[Task data]
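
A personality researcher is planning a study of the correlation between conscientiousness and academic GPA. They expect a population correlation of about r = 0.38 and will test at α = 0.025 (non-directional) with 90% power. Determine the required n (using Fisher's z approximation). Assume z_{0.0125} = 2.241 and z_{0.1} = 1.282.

n = 81

Fisher's z: C = ½·ln((1+r)/(1−r)) = ½·ln(2.2258) = 0.4001.
n = ((z_{α/2} + z_β)/C)² + 3.
(2.241 + 1.282) / 0.4001 = 3.523 / 0.4001 = 8.805.
n = 8.805² + 3 = 77.53 + 3 = 80.5.
Round up.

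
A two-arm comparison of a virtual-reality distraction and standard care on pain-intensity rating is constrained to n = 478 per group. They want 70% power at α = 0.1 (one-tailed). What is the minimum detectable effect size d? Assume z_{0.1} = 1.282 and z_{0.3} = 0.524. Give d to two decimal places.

d_min ≈ 0.12

For two independent groups of n = 478 each: d_min = (z_{α} + z_β)·√(2/n).
z-sum = 1.282 + 0.524 = 1.806.
d_min = 1.806 × √(2/478) = 1.806 × 0.0647 = 0.117.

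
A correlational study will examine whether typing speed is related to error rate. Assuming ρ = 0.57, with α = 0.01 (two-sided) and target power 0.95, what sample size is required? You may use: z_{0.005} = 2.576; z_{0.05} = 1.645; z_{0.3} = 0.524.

n = 46

Fisher's z: C = ½·ln((1+r)/(1−r)) = ½·ln(3.6512) = 0.6475.
n = ((z_{α/2} + z_β)/C)² + 3.
(2.576 + 1.645) / 0.6475 = 4.221 / 0.6475 = 6.519.
n = 6.519² + 3 = 42.50 + 3 = 45.5.
Round up.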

[Assignment] Could you restate every entry above word for word?

[Answer box]
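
A personality researcher is planning a study of the correlation between conscientiousness and academic GPA. They expect a population correlation of about r = 0.38 and will test at α = 0.025 (non-directional) with 90% power. Determine the required n (using Fisher's z approximation). Assume z_{0.0125} = 2.241 and z_{0.1} = 1.282.

n = 81

Fisher's z: C = ½·ln((1+r)/(1−r)) = ½·ln(2.2258) = 0.4001.
n = ((z_{α/2} + z_β)/C)² + 3.
(2.241 + 1.282) / 0.4001 = 3.523 / 0.4001 = 8.805.
n = 8.805² + 3 = 77.53 + 3 = 80.5.
Round up.

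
A two-arm comparison of a virtual-reality distraction and standard care on pain-intensity rating is constrained to n = 478 per group. They want 70% power at α = 0.1 (one-tailed). What is the minimum detectable effect size d? Assume z_{0.1} = 1.282 and z_{0.3} = 0.524. Give d to two decimal places.

d_min ≈ 0.12

For two independent groups of n = 478 each: d_min = (z_{α} + z_β)·√(2/n).
z-sum = 1.282 + 0.524 = 1.806.
d_min = 1.806 × √(2/478) = 1.806 × 0.0647 = 0.117.

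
A correlational study will examine whether typing speed is related to error rate. Assuming ρ = 0.57, with α = 0.01 (two-sided) and target power 0.95, what sample size is required? You may use: z_{0.005} = 2.576; z_{0.05} = 1.645; z_{0.3} = 0.524.

n = 46

Fisher's z: C = ½·ln((1+r)/(1−r)) = ½·ln(3.6512) = 0.6475.
n = ((z_{α/2} + z_β)/C)² + 3.
(2.576 + 1.645) / 0.6475 = 4.221 / 0.6475 = 6.519.
n = 6.519² + 3 = 42.50 + 3 = 45.5.
Round up.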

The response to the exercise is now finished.